*** Data supplied ***

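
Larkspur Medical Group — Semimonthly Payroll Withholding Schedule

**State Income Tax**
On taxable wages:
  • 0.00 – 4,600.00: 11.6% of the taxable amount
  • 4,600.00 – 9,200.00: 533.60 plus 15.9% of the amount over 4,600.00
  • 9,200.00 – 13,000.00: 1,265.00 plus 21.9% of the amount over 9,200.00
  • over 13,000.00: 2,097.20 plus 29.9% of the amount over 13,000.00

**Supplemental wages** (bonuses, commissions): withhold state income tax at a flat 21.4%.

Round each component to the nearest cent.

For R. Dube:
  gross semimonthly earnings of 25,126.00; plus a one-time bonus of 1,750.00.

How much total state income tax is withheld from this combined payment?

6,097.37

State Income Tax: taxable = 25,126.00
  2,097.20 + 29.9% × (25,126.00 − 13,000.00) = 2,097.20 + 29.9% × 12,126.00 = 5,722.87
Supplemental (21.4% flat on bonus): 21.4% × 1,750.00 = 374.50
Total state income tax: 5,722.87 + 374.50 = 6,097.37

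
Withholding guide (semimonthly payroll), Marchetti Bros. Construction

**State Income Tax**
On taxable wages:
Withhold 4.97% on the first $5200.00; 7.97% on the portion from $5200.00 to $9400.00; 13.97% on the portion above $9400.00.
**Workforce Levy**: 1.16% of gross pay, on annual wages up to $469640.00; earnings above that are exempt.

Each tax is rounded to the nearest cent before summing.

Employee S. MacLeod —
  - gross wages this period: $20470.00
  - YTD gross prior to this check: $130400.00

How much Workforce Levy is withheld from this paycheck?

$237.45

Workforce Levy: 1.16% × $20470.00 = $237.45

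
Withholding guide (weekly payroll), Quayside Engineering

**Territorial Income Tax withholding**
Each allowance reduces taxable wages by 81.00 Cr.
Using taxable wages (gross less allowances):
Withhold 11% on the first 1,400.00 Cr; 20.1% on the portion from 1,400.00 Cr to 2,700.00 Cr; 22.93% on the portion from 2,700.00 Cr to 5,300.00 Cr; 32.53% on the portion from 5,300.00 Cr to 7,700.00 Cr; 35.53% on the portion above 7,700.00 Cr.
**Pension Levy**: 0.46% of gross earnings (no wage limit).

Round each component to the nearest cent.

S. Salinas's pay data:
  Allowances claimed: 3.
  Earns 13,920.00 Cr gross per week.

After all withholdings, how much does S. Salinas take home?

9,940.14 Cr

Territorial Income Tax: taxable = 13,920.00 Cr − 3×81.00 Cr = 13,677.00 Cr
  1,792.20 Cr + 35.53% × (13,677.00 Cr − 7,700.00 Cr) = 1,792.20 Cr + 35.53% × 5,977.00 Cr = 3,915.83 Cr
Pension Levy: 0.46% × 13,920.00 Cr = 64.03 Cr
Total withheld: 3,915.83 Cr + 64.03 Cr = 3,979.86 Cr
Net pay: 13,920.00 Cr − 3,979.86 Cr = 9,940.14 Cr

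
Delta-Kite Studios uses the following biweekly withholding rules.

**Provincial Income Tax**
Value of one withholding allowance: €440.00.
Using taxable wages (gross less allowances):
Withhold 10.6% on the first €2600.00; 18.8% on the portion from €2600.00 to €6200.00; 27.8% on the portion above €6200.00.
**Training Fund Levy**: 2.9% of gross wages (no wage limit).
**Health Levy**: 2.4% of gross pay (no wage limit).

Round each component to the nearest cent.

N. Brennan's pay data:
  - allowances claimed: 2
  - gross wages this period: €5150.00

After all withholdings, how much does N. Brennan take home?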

*** End of Data supplied ***
*** Data supplied ***

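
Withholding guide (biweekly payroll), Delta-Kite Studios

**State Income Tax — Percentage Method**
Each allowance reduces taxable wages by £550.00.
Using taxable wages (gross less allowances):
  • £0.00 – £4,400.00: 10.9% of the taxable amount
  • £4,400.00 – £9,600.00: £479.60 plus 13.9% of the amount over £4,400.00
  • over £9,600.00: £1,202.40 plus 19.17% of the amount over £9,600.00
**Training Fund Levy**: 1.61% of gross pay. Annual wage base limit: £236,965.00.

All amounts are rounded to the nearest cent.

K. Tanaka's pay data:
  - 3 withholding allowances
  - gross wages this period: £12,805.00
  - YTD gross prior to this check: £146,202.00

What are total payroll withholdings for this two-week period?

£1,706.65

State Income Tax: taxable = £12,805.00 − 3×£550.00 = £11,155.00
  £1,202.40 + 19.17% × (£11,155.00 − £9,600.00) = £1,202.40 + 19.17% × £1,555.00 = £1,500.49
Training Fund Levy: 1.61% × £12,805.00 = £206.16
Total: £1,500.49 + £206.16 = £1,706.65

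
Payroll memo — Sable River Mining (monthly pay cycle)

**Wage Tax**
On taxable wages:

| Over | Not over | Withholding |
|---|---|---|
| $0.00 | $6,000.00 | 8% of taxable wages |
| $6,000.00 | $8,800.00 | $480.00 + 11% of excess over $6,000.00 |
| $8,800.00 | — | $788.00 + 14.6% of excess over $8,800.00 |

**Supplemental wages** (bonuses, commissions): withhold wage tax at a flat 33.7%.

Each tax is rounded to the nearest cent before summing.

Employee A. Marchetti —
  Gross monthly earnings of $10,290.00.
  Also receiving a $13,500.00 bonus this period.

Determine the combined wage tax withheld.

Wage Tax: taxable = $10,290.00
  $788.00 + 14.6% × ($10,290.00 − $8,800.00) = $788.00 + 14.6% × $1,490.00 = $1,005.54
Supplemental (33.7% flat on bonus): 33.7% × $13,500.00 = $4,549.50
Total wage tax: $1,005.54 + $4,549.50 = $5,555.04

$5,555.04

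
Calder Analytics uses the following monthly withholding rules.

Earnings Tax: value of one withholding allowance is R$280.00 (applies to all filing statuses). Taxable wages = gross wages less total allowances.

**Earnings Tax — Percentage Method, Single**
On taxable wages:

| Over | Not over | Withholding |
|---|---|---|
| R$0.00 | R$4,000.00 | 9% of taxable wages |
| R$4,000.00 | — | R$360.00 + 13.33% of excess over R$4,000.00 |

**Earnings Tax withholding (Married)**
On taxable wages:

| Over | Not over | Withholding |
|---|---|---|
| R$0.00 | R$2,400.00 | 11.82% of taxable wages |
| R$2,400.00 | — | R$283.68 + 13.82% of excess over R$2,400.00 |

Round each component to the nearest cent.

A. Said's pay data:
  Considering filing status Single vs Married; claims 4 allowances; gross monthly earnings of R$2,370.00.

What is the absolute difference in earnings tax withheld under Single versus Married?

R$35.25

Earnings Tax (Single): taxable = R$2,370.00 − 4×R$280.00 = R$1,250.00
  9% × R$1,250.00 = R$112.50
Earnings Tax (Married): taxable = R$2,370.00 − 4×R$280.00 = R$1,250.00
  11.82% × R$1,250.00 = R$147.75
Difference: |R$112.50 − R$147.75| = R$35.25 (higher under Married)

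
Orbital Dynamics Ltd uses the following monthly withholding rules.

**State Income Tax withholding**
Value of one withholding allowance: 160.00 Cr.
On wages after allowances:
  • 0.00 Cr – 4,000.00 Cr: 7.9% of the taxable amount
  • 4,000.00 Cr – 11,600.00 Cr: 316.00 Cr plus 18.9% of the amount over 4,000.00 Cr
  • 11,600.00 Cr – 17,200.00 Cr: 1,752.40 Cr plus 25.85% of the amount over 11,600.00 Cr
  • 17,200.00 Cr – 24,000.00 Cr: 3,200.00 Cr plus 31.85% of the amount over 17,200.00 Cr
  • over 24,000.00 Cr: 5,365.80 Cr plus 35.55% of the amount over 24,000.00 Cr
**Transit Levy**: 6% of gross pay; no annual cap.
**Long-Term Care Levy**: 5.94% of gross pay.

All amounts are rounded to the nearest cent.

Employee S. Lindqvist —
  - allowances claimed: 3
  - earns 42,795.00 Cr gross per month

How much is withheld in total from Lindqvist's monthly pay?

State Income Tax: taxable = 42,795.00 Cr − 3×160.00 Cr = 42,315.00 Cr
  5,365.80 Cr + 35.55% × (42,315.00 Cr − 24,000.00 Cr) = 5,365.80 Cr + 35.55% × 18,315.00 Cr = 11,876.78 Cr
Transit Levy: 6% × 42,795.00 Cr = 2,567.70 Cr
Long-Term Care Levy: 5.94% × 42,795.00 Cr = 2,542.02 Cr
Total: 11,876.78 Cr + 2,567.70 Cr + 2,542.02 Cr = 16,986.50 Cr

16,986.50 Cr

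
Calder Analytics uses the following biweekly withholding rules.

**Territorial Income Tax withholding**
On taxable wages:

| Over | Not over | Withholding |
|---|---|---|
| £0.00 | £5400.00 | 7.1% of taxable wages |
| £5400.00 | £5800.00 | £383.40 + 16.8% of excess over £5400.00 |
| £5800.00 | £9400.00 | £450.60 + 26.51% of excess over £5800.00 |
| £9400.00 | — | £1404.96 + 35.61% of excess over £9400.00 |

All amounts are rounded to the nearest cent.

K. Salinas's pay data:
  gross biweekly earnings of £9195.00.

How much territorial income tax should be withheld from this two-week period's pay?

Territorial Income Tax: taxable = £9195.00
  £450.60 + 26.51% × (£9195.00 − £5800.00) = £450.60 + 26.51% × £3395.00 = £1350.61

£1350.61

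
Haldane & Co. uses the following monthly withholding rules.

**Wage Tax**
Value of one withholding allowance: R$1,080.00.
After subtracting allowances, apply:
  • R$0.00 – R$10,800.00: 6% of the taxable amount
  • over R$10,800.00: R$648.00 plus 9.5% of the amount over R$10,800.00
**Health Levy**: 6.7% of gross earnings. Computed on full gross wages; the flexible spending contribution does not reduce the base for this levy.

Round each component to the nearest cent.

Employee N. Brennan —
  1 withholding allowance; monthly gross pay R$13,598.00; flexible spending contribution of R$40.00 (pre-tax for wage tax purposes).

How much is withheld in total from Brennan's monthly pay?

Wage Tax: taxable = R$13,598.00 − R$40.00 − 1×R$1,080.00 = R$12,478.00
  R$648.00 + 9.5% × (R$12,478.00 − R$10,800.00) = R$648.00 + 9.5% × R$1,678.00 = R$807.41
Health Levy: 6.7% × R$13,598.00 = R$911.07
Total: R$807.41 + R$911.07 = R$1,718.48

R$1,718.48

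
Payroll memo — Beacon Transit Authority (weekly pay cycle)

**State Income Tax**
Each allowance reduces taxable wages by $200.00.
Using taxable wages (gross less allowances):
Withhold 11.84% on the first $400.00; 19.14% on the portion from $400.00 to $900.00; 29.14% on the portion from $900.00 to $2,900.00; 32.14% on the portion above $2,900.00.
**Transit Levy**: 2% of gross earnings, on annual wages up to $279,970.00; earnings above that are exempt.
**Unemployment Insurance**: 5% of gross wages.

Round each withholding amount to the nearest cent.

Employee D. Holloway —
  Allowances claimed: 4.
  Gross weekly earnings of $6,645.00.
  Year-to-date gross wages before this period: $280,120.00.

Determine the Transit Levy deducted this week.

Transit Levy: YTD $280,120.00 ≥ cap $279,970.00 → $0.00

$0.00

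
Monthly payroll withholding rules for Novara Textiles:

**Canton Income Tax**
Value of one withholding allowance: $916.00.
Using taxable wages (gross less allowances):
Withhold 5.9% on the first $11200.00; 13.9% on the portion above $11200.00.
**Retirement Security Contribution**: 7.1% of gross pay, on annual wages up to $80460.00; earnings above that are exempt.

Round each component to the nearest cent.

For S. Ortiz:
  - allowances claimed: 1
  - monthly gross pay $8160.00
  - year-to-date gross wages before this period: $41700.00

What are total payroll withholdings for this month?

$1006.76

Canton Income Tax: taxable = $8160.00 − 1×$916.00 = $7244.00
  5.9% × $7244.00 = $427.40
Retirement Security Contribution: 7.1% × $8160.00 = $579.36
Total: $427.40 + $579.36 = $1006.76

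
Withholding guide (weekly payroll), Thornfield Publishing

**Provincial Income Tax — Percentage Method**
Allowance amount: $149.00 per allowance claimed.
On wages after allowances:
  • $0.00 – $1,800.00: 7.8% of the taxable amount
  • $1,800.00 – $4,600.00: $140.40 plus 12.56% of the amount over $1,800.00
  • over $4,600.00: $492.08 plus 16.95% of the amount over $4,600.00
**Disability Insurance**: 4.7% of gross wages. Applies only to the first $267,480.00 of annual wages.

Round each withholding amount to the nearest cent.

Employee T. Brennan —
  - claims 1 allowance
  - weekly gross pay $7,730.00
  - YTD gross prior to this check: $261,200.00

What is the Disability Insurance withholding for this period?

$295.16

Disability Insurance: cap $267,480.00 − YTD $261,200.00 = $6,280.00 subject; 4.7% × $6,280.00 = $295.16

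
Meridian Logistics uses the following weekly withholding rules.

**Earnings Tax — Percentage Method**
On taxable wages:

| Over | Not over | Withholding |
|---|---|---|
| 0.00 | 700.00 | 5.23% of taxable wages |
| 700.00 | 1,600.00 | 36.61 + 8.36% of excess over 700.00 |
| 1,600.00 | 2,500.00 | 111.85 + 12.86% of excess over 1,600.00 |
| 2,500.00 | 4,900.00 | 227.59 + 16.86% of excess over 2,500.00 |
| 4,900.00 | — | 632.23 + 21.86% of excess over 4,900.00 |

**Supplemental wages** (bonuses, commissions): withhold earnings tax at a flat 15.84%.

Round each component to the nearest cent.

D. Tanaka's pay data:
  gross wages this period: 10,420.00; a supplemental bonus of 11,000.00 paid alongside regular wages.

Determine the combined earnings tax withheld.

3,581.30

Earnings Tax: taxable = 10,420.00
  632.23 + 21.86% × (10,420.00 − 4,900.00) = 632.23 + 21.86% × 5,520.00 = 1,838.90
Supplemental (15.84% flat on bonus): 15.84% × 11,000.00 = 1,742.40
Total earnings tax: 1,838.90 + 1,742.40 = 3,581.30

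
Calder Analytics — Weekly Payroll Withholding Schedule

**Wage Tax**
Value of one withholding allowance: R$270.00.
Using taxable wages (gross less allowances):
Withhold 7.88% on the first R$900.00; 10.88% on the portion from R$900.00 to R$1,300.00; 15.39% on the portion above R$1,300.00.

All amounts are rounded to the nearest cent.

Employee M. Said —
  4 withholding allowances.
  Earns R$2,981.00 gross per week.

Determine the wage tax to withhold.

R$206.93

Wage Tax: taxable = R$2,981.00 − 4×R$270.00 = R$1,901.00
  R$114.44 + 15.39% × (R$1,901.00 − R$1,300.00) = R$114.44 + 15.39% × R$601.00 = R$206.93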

*** End of Data supplied ***

Goal of the exercise —
Begin with the line above that has "Larkspur Medical Group" and continue through the line that has "gross semimonthly earnings", setting each one down exactly. Stop there.

Output of the task —
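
Larkspur Medical Group — Semimonthly Payroll Withholding Schedule

**State Income Tax**
On taxable wages:
  • 0.00 – 4,600.00: 11.6% of the taxable amount
  • 4,600.00 – 9,200.00: 533.60 plus 15.9% of the amount over 4,600.00
  • 9,200.00 – 13,000.00: 1,265.00 plus 21.9% of the amount over 9,200.00
  • over 13,000.00: 2,097.20 plus 29.9% of the amount over 13,000.00

**Supplemental wages** (bonuses, commissions): withhold state income tax at a flat 21.4%.

Round each component to the nearest cent.

For R. Dube:
  gross semimonthly earnings of 25,126.00; plus a one-time bonus of 1,750.00.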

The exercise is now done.